[Opening Data excerpts section]

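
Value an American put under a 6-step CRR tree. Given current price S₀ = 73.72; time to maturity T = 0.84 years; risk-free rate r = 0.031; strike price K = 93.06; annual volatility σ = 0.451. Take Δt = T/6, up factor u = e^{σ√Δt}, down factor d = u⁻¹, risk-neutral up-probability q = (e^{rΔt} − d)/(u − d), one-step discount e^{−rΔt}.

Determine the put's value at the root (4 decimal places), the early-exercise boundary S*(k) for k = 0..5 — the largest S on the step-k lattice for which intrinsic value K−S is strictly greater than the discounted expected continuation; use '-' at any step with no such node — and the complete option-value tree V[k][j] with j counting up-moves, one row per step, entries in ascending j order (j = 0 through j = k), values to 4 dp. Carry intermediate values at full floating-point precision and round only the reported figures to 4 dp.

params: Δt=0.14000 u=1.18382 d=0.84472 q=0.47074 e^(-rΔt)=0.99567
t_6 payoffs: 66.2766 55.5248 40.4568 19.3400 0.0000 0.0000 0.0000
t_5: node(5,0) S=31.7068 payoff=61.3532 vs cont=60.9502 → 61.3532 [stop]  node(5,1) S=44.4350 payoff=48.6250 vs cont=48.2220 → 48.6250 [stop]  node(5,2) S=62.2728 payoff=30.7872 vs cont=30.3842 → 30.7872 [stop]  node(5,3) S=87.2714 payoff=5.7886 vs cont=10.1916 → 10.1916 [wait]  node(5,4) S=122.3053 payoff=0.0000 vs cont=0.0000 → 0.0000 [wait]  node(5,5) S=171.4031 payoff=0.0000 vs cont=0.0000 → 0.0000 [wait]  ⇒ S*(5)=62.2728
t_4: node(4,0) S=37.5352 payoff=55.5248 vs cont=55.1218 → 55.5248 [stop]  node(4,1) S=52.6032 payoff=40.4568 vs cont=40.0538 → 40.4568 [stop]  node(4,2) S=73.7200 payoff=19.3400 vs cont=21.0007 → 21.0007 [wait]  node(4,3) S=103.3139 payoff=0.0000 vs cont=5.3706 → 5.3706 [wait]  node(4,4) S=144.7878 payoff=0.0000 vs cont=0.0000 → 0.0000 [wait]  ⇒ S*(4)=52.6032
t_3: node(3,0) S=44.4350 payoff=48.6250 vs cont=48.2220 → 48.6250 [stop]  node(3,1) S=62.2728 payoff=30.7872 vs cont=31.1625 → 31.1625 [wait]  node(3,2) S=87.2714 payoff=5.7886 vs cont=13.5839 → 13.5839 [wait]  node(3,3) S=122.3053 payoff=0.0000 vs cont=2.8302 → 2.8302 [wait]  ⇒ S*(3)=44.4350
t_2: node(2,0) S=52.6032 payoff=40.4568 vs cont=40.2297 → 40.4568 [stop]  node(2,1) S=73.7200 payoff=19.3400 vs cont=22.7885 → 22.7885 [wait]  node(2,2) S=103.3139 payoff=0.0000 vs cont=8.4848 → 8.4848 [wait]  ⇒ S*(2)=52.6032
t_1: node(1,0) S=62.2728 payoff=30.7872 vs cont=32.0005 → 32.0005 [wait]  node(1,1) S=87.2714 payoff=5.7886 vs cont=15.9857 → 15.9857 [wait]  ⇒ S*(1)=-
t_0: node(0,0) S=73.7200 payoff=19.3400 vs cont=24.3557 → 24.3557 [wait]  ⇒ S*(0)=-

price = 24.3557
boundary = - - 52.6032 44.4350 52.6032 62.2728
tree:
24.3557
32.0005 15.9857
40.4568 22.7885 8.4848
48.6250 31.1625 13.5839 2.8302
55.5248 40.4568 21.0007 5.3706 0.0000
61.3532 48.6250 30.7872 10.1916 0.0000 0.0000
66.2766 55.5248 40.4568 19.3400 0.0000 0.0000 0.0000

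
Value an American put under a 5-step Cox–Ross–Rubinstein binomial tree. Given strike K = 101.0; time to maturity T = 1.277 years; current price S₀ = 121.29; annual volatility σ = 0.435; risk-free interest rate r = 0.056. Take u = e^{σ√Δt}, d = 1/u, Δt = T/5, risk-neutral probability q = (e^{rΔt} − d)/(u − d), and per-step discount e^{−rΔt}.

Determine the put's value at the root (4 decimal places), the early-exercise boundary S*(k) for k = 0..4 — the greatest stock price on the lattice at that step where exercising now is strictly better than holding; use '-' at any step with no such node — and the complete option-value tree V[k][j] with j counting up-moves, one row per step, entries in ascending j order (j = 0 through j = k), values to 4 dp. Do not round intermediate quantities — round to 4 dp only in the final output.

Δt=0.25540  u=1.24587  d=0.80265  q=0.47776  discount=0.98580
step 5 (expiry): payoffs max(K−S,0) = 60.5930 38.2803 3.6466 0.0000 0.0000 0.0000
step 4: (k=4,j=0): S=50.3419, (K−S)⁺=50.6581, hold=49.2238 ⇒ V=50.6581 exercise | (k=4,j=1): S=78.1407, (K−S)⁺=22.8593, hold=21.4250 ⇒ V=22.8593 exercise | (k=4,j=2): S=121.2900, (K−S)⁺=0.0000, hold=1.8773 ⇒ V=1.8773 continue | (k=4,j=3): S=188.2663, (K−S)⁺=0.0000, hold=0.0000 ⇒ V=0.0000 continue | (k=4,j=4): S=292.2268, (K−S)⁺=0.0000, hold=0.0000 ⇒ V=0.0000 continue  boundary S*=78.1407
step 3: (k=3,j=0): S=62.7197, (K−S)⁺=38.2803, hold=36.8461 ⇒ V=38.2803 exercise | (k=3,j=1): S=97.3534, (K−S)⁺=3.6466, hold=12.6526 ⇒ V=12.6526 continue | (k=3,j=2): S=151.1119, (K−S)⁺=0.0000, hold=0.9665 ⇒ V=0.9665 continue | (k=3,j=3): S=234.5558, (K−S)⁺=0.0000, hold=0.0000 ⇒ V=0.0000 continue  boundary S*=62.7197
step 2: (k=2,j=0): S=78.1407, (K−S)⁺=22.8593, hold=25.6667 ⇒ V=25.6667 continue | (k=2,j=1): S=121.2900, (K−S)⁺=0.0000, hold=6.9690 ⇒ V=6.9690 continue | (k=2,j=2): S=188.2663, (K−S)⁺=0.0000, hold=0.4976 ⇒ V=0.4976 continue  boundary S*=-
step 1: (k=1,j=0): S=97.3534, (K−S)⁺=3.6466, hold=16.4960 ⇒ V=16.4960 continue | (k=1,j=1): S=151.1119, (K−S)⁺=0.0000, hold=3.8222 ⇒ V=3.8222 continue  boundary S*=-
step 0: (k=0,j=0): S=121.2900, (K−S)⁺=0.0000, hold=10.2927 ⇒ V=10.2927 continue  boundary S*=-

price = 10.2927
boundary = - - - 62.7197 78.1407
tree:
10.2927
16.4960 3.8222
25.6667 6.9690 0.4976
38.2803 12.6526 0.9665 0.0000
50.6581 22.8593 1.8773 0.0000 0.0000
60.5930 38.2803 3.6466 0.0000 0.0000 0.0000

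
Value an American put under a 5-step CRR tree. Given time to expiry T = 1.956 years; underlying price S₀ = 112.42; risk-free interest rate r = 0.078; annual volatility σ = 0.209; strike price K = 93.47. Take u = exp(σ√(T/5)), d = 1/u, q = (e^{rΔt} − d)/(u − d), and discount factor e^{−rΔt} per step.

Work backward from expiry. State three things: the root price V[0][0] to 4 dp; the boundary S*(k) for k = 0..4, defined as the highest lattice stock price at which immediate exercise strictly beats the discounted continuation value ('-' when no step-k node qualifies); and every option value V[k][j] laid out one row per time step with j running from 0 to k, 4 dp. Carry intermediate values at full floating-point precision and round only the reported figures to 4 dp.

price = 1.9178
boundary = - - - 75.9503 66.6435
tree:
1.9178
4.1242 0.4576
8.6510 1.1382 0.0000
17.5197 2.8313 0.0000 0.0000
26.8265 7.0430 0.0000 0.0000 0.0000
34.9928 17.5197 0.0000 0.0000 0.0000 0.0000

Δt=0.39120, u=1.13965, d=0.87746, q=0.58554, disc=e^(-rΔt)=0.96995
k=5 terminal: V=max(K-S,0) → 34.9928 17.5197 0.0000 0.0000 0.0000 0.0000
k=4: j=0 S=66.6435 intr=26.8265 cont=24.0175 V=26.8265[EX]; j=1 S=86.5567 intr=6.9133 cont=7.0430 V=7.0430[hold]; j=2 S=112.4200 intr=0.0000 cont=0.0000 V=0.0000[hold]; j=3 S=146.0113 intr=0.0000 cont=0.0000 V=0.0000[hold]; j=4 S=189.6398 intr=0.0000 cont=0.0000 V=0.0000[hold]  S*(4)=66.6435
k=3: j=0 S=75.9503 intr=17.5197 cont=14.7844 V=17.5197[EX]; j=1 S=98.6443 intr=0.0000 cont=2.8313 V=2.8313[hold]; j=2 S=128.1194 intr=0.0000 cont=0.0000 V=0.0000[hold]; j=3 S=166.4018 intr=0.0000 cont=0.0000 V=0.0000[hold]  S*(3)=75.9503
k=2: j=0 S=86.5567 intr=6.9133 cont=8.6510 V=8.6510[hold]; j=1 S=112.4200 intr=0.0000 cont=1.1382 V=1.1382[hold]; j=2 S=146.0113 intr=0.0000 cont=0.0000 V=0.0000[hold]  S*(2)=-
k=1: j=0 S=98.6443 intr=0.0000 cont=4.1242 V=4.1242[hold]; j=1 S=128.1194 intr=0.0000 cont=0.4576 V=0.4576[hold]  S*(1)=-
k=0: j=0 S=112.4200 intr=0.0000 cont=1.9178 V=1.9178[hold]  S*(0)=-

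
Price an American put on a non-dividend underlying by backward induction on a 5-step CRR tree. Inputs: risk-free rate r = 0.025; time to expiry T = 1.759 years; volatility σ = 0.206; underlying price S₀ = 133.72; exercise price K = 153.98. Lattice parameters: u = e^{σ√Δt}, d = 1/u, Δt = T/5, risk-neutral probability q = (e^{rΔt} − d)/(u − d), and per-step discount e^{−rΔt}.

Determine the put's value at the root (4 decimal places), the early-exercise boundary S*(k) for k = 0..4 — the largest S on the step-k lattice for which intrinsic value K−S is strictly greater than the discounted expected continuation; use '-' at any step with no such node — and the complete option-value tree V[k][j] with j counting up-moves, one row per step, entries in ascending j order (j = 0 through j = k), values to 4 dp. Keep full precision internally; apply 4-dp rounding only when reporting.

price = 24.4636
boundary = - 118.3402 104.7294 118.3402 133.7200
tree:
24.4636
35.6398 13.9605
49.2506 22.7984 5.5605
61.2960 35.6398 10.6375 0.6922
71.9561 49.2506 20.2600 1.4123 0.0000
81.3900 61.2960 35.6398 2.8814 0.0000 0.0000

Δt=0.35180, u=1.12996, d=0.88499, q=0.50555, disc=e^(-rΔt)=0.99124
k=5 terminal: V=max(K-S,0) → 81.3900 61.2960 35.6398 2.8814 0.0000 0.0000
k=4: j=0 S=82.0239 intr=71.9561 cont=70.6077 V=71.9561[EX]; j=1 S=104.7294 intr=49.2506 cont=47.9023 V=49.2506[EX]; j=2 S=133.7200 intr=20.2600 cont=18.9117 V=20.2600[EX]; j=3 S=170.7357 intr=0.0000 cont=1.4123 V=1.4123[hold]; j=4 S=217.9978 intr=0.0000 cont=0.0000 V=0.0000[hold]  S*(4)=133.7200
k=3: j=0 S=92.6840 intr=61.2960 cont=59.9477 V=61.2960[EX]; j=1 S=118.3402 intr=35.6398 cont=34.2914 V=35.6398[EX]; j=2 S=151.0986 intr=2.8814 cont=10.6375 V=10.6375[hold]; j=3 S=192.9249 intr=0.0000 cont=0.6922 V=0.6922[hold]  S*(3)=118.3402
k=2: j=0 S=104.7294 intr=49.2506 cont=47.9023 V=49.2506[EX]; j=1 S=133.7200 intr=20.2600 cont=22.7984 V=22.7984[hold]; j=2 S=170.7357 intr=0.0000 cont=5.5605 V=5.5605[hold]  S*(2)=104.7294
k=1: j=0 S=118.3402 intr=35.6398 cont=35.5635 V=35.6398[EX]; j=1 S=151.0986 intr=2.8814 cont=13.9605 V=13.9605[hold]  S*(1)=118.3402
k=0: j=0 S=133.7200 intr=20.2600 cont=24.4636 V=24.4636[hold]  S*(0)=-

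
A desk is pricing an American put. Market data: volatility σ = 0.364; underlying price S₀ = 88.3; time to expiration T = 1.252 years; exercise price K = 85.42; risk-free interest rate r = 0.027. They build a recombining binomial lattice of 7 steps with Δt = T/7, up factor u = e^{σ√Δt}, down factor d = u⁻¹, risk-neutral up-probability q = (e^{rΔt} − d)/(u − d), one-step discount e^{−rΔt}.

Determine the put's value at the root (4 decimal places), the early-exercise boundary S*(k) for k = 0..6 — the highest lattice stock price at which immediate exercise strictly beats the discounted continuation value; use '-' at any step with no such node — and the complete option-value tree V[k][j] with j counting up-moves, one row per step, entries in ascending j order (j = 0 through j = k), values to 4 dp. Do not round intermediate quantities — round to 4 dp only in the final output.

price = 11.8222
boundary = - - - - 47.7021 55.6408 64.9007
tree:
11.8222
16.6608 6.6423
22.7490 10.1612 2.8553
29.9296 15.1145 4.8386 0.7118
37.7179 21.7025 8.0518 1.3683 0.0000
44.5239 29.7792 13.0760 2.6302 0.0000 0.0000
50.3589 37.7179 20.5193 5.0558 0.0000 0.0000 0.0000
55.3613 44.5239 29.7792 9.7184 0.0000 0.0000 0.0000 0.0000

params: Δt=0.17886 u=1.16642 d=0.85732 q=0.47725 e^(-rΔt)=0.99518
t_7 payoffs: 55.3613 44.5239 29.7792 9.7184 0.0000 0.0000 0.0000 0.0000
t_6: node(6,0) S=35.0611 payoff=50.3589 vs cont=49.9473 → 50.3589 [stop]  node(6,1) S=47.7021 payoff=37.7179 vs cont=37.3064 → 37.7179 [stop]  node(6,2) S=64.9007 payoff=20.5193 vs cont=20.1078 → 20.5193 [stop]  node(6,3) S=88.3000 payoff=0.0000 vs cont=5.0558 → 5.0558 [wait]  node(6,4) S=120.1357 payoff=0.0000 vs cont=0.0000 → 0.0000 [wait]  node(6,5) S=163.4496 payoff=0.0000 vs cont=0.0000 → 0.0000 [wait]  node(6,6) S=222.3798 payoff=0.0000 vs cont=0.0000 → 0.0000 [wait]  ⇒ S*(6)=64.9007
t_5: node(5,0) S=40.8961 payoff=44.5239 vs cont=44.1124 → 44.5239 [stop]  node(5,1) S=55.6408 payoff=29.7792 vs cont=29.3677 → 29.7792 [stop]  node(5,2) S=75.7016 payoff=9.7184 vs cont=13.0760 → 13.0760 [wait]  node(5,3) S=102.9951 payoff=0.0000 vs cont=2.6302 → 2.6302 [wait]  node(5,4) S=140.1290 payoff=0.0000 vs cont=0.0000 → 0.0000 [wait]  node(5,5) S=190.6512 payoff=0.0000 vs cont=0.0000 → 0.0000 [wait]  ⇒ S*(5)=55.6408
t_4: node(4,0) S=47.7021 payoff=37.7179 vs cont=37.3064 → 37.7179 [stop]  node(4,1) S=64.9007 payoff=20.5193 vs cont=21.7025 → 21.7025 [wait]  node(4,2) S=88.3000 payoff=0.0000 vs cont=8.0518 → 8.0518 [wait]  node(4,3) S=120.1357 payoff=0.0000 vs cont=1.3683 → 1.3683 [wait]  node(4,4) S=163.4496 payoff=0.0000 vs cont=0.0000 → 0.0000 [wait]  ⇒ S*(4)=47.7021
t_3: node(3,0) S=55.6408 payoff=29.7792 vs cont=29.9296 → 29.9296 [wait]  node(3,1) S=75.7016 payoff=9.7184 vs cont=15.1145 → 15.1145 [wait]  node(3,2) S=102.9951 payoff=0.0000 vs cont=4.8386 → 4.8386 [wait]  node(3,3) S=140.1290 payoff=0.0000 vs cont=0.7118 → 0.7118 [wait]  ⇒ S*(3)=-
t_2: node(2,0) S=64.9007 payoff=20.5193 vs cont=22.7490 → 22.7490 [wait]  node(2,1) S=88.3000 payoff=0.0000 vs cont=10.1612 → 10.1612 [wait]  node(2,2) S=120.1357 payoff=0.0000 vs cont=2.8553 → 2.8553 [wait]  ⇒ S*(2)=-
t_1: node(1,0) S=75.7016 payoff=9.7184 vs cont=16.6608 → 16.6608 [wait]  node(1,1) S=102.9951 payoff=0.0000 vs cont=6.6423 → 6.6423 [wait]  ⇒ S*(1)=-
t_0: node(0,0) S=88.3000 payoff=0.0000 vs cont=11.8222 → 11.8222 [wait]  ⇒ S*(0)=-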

[Closing Data excerpts section]

__Activity__: What you return must be an exact retyping of the lines above starting at the line with "Work backward from" and ending at the line with "Price an American", and nothing besides.

__Answer for the task__:
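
Work backward from expiry. State three things: the root price V[0][0] to 4 dp; the boundary S*(k) for k = 0..4, defined as the highest lattice stock price at which immediate exercise strictly beats the discounted continuation value ('-' when no step-k node qualifies); and every option value V[k][j] laid out one row per time step with j running from 0 to k, 4 dp. Carry intermediate values at full floating-point precision and round only the reported figures to 4 dp.

price = 1.9178
boundary = - - - 75.9503 66.6435
tree:
1.9178
4.1242 0.4576
8.6510 1.1382 0.0000
17.5197 2.8313 0.0000 0.0000
26.8265 7.0430 0.0000 0.0000 0.0000
34.9928 17.5197 0.0000 0.0000 0.0000 0.0000

Δt=0.39120, u=1.13965, d=0.87746, q=0.58554, disc=e^(-rΔt)=0.96995
k=5 terminal: V=max(K-S,0) → 34.9928 17.5197 0.0000 0.0000 0.0000 0.0000
k=4: j=0 S=66.6435 intr=26.8265 cont=24.0175 V=26.8265[EX]; j=1 S=86.5567 intr=6.9133 cont=7.0430 V=7.0430[hold]; j=2 S=112.4200 intr=0.0000 cont=0.0000 V=0.0000[hold]; j=3 S=146.0113 intr=0.0000 cont=0.0000 V=0.0000[hold]; j=4 S=189.6398 intr=0.0000 cont=0.0000 V=0.0000[hold]  S*(4)=66.6435
k=3: j=0 S=75.9503 intr=17.5197 cont=14.7844 V=17.5197[EX]; j=1 S=98.6443 intr=0.0000 cont=2.8313 V=2.8313[hold]; j=2 S=128.1194 intr=0.0000 cont=0.0000 V=0.0000[hold]; j=3 S=166.4018 intr=0.0000 cont=0.0000 V=0.0000[hold]  S*(3)=75.9503
k=2: j=0 S=86.5567 intr=6.9133 cont=8.6510 V=8.6510[hold]; j=1 S=112.4200 intr=0.0000 cont=1.1382 V=1.1382[hold]; j=2 S=146.0113 intr=0.0000 cont=0.0000 V=0.0000[hold]  S*(2)=-
k=1: j=0 S=98.6443 intr=0.0000 cont=4.1242 V=4.1242[hold]; j=1 S=128.1194 intr=0.0000 cont=0.4576 V=0.4576[hold]  S*(1)=-
k=0: j=0 S=112.4200 intr=0.0000 cont=1.9178 V=1.9178[hold]  S*(0)=-

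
Price an American put on a non-dividend underlying by backward induction on a 5-step CRR tree. Inputs: risk-free rate r = 0.025; time to expiry T = 1.759 years; volatility σ = 0.206; underlying price S₀ = 133.72; exercise price K = 153.98. Lattice parameters: u = e^{σ√Δt}, d = 1/u, Δt = T/5, risk-neutral probability q = (e^{rΔt} − d)/(u − d), and per-step discount e^{−rΔt}.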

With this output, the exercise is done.